§ **Instructions to follow**
What is needed here is an exact copy of all the data.

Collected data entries
....

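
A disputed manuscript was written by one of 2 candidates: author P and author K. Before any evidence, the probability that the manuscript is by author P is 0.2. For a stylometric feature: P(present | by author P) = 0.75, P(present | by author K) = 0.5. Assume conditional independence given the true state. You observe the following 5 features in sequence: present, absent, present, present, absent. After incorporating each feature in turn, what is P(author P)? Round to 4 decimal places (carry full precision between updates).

After 'present': P(author P) = 0.75·0.2000 / (0.75·0.2000 + 0.5·0.8000) ≈ 0.2727
After 'absent': P(author P) = 0.25·0.2727 / (0.25·0.2727 + 0.5·0.7273) ≈ 0.1579
After 'present': P(author P) = 0.75·0.1579 / (0.75·0.1579 + 0.5·0.8421) ≈ 0.2195
After 'present': P(author P) = 0.75·0.2195 / (0.75·0.2195 + 0.5·0.7805) ≈ 0.2967
After 'absent': P(author P) = 0.25·0.2967 / (0.25·0.2967 + 0.5·0.7033) ≈ 0.1742

0.1742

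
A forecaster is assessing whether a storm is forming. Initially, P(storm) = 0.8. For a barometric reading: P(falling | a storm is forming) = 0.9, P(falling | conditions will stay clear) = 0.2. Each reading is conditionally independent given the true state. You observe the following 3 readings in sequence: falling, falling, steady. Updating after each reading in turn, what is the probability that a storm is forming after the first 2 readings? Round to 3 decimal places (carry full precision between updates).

Apply Bayes' rule sequentially, carrying P(storm) forward.
After 'falling': P(storm) = 0.9·0.8000 / (0.9·0.8000 + 0.2·0.2000) ≈ 0.9474
After 'falling': P(storm) = 0.9·0.9474 / (0.9·0.9474 + 0.2·0.0526) ≈ 0.9878

0.988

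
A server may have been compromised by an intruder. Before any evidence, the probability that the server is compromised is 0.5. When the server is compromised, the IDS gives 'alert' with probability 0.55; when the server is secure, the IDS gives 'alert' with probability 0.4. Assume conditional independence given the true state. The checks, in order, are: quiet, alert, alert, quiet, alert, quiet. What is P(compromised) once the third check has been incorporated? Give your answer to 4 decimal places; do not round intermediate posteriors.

0.5864

After 'quiet': P(compromised) = 0.45·0.5000 / (0.45·0.5000 + 0.6·0.5000) ≈ 0.4286
After 'alert': P(compromised) = 0.55·0.4286 / (0.55·0.4286 + 0.4·0.5714) ≈ 0.5077
After 'alert': P(compromised) = 0.55·0.5077 / (0.55·0.5077 + 0.4·0.4923) ≈ 0.5864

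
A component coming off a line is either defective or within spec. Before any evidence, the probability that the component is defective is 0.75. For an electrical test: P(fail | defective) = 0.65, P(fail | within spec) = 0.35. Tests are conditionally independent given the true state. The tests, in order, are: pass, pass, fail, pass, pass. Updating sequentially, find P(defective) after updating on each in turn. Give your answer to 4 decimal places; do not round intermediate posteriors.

0.3190

After 'pass': P(defective) = 0.35·0.7500 / (0.35·0.7500 + 0.65·0.2500) ≈ 0.6176
After 'pass': P(defective) = 0.35·0.6176 / (0.35·0.6176 + 0.65·0.3824) ≈ 0.4652
After 'fail': P(defective) = 0.65·0.4652 / (0.65·0.4652 + 0.35·0.5348) ≈ 0.6176
After 'pass': P(defective) = 0.35·0.6176 / (0.35·0.6176 + 0.65·0.3824) ≈ 0.4652
After 'pass': P(defective) = 0.35·0.4652 / (0.35·0.4652 + 0.65·0.5348) ≈ 0.3190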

....

§ **Finished exercise**
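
A disputed manuscript was written by one of 2 candidates: author P and author K. Before any evidence, the probability that the manuscript is by author P is 0.2. For a stylometric feature: P(present | by author P) = 0.75, P(present | by author K) = 0.5. Assume conditional independence given the true state. You observe the following 5 features in sequence: present, absent, present, present, absent. After incorporating each feature in turn, what is P(author P)? Round to 4 decimal places (carry full precision between updates).

After 'present': P(author P) = 0.75·0.2000 / (0.75·0.2000 + 0.5·0.8000) ≈ 0.2727
After 'absent': P(author P) = 0.25·0.2727 / (0.25·0.2727 + 0.5·0.7273) ≈ 0.1579
After 'present': P(author P) = 0.75·0.1579 / (0.75·0.1579 + 0.5·0.8421) ≈ 0.2195
After 'present': P(author P) = 0.75·0.2195 / (0.75·0.2195 + 0.5·0.7805) ≈ 0.2967
After 'absent': P(author P) = 0.25·0.2967 / (0.25·0.2967 + 0.5·0.7033) ≈ 0.1742

0.1742

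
A forecaster is assessing whether a storm is forming. Initially, P(storm) = 0.8. For a barometric reading: P(falling | a storm is forming) = 0.9, P(falling | conditions will stay clear) = 0.2. Each reading is conditionally independent given the true state. You observe the following 3 readings in sequence: falling, falling, steady. Updating after each reading in turn, what is the probability that a storm is forming after the first 2 readings? Round to 3 decimal places (carry full precision between updates).

Apply Bayes' rule sequentially, carrying P(storm) forward.
After 'falling': P(storm) = 0.9·0.8000 / (0.9·0.8000 + 0.2·0.2000) ≈ 0.9474
After 'falling': P(storm) = 0.9·0.9474 / (0.9·0.9474 + 0.2·0.0526) ≈ 0.9878

0.988

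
A server may have been compromised by an intruder. Before any evidence, the probability that the server is compromised is 0.5. When the server is compromised, the IDS gives 'alert' with probability 0.55; when the server is secure, the IDS gives 'alert' with probability 0.4. Assume conditional independence given the true state. The checks, in order, are: quiet, alert, alert, quiet, alert, quiet. What is P(compromised) once the third check has been incorporated? Give your answer to 4 decimal places; do not round intermediate posteriors.

0.5864

After 'quiet': P(compromised) = 0.45·0.5000 / (0.45·0.5000 + 0.6·0.5000) ≈ 0.4286
After 'alert': P(compromised) = 0.55·0.4286 / (0.55·0.4286 + 0.4·0.5714) ≈ 0.5077
After 'alert': P(compromised) = 0.55·0.5077 / (0.55·0.5077 + 0.4·0.4923) ≈ 0.5864

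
A component coming off a line is either defective or within spec. Before any evidence, the probability that the component is defective is 0.75. For an electrical test: P(fail | defective) = 0.65, P(fail | within spec) = 0.35. Tests are conditionally independent given the true state. The tests, in order, are: pass, pass, fail, pass, pass. Updating sequentially, find P(defective) after updating on each in turn. Give your answer to 4 decimal places; do not round intermediate posteriors.

0.3190

After 'pass': P(defective) = 0.35·0.7500 / (0.35·0.7500 + 0.65·0.2500) ≈ 0.6176
After 'pass': P(defective) = 0.35·0.6176 / (0.35·0.6176 + 0.65·0.3824) ≈ 0.4652
After 'fail': P(defective) = 0.65·0.4652 / (0.65·0.4652 + 0.35·0.5348) ≈ 0.6176
After 'pass': P(defective) = 0.35·0.6176 / (0.35·0.6176 + 0.65·0.3824) ≈ 0.4652
After 'pass': P(defective) = 0.35·0.4652 / (0.35·0.4652 + 0.65·0.5348) ≈ 0.3190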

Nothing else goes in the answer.